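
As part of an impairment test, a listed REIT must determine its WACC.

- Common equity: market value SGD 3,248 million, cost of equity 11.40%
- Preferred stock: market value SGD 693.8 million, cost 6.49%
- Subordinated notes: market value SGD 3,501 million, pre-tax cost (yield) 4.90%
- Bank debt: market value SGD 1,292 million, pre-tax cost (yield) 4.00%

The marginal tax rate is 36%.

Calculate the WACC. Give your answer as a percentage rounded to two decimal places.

6.39%

Total capital V = 3248 + 693.8 + 3501 + 1292 = 8734.8.
Equity: weight = 3248/8734.8 = 0.3718; cost = 11.4%.
Preferred: weight = 693.8/8734.8 = 0.0794; cost = 6.49%.
Subordinated notes: weight = 3501/8734.8 = 0.4008; after-tax cost = 4.9% × (1 − 36%) = 3.1360%.
Bank debt: weight = 1292/8734.8 = 0.1479; after-tax cost = 4% × (1 − 36%) = 2.5600%.
WACC = 0.3718 × 11.4000% + 0.0794 × 6.4900% + 0.4008 × 3.1360% + 0.1479 × 2.5600% = 6.3901%.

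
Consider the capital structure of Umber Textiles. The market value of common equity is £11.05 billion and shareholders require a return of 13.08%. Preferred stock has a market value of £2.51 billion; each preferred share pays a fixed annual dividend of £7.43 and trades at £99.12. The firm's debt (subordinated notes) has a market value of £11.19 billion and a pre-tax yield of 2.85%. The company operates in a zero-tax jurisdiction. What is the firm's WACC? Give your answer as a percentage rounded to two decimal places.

7.89%

Cost of preferred: Rp = 7.43 / 99.12 = 7.4960%.
Total capital V = 11.05 + 2.51 + 11.19 = 24.75.
Equity: weight = 11.05/24.75 = 0.4465; cost = 13.08%.
Preferred: weight = 2.51/24.75 = 0.1014; cost = 7.496%.
Subordinated notes: weight = 11.19/24.75 = 0.4521; after-tax cost = 2.85% × (1 − 0%) = 2.8500%.
WACC = 0.4465 × 13.0800% + 0.1014 × 7.4960% + 0.4521 × 2.8500% = 7.8885%.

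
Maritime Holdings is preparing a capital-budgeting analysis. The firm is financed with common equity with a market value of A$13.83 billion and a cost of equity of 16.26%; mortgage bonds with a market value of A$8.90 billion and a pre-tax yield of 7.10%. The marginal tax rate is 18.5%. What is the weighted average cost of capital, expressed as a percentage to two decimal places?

12.16%

Total capital V = 13.83 + 8.9 = 22.73.
Equity: weight = 13.83/22.73 = 0.6084; cost = 16.26%.
Mortgage bonds: weight = 8.9/22.73 = 0.3916; after-tax cost = 7.1% × (1 − 18.5%) = 5.7865%.
WACC = 0.6084 × 16.2600% + 0.3916 × 5.7865% = 12.1591%.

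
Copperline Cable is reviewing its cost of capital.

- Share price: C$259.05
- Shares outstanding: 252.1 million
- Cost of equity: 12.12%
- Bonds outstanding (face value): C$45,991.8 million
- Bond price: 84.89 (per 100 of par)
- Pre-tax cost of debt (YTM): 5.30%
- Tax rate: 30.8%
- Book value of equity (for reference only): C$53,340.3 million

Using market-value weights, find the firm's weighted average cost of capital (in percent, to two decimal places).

8.96%

Market value of equity E = 259.05 × 252.1m = 65306.505m. Market value of debt D = 45991.8m × 84.89/100 = 39042.43902m.
Total capital V = 65306.505 + 39042.43902 = 104348.94402.
Equity: weight = 65306.505/104348.94402 = 0.6258; cost = 12.12%.
Bonds outstanding: weight = 39042.43902/104348.94402 = 0.3742; after-tax cost = 5.3% × (1 − 30.8%) = 3.6676%.
WACC = 0.6258 × 12.1200% + 0.3742 × 3.6676% = 8.9575%.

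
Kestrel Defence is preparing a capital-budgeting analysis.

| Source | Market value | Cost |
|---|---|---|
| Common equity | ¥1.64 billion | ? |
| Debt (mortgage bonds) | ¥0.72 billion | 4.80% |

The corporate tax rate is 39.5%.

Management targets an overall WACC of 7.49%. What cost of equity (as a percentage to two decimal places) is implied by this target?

9.50%

Total capital V = 1.64 + 0.72 = 2.36.
Equity weight = 1.64/2.36 = 0.6949.
Mortgage bonds weight = 0.72/2.36 = 0.3051.
Debt contribution = 0.3051 × 4.8% × (1 − 39.5%) = 0.8860%.
Required equity contribution = 7.49% − 0.8860% = 6.6040%.
Re = 6.6040% / 0.6949 = 9.5034%.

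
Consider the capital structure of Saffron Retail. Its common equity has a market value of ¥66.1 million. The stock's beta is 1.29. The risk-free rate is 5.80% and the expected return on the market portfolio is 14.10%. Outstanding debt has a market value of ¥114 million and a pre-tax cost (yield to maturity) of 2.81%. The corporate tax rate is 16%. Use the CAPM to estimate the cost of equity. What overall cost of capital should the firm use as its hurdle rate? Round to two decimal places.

Market risk premium = 14.1% − 5.8% = 8.3%.
Cost of equity via CAPM: Re = 5.8% + 1.29 × 8.3% = 16.5070%.
Total capital V = 66.1 + 114 = 180.1.
Equity: weight = 66.1/180.1 = 0.3670; cost = 16.507%.
Debt: weight = 114/180.1 = 0.6330; after-tax cost = 2.81% × (1 − 16%) = 2.3604%.
WACC = 0.3670 × 16.5070% + 0.6330 × 2.3604% = 7.5525%.

7.55%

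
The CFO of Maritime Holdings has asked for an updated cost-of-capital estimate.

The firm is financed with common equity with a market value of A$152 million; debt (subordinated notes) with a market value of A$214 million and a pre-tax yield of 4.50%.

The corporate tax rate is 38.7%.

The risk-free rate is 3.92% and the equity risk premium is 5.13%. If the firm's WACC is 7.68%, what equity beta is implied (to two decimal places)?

Total capital V = 152 + 214 = 366.
Equity weight = 152/366 = 0.4153.
Subordinated notes weight = 214/366 = 0.5847.
Debt contribution = 0.5847 × 4.5% × (1 − 38.7%) = 1.6129%.
Required equity contribution = 7.68% − 1.6129% = 6.0671%  ⇒  Re = 14.6090%.
CAPM: 14.6090% = 3.92% + β × 5.13%  ⇒  β = 2.0836.

2.08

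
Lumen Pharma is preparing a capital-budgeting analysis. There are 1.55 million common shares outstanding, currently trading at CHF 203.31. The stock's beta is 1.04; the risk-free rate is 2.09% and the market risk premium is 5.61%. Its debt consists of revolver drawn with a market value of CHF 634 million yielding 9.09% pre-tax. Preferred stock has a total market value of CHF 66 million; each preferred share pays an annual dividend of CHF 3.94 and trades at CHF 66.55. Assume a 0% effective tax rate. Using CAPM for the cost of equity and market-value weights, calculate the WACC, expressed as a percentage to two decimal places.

Cost of equity via CAPM: Re = 2.09% + 1.04 × 5.61% = 7.9244%.
Cost of preferred: Rp = 3.94 / 66.55 = 5.9204%.
Market value of equity E = 203.31 × 1.55m = 315.1305m.
Total capital V = 315.1305 + 66 + 634 = 1015.1305.
Equity: weight = 315.1305/1015.1305 = 0.3104; cost = 7.9244%.
Preferred: weight = 66/1015.1305 = 0.0650; cost = 5.9204%.
Revolver drawn: weight = 634/1015.1305 = 0.6246; after-tax cost = 9.09% × (1 − 0%) = 9.0900%.
WACC = 0.3104 × 7.9244% + 0.0650 × 5.9204% + 0.6246 × 9.0900% = 8.5221%.

8.52%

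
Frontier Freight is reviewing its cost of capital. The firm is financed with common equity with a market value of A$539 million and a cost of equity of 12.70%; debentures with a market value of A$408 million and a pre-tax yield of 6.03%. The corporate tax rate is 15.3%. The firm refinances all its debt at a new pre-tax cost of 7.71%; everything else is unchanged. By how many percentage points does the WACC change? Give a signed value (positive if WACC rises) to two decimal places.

+0.61 pp

Current WACC:
Total capital V = 539 + 408 = 947.
Equity: weight = 539/947 = 0.5692; cost = 12.7%.
Debentures: weight = 408/947 = 0.4308; after-tax cost = 6.03% × (1 − 15.3%) = 5.1074%.
WACC = 0.5692 × 12.7000% + 0.4308 × 5.1074% = 9.4289%.
After the change:
Total capital V = 539 + 408 = 947.
Equity: weight = 539/947 = 0.5692; cost = 12.7%.
Debentures: weight = 408/947 = 0.4308; after-tax cost = 7.71% × (1 − 15.3%) = 6.5304%.
WACC = 0.5692 × 12.7000% + 0.4308 × 6.5304% = 10.0419%.
Change in WACC = 10.0419% − 9.4289% = 0.6131 pp.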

═══

▸ Problem requirements
Please go through the data and copy each line containing the word "price".

▸ The completed task
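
- Share price: C$259.05
- Bond price: 84.89 (per 100 of par)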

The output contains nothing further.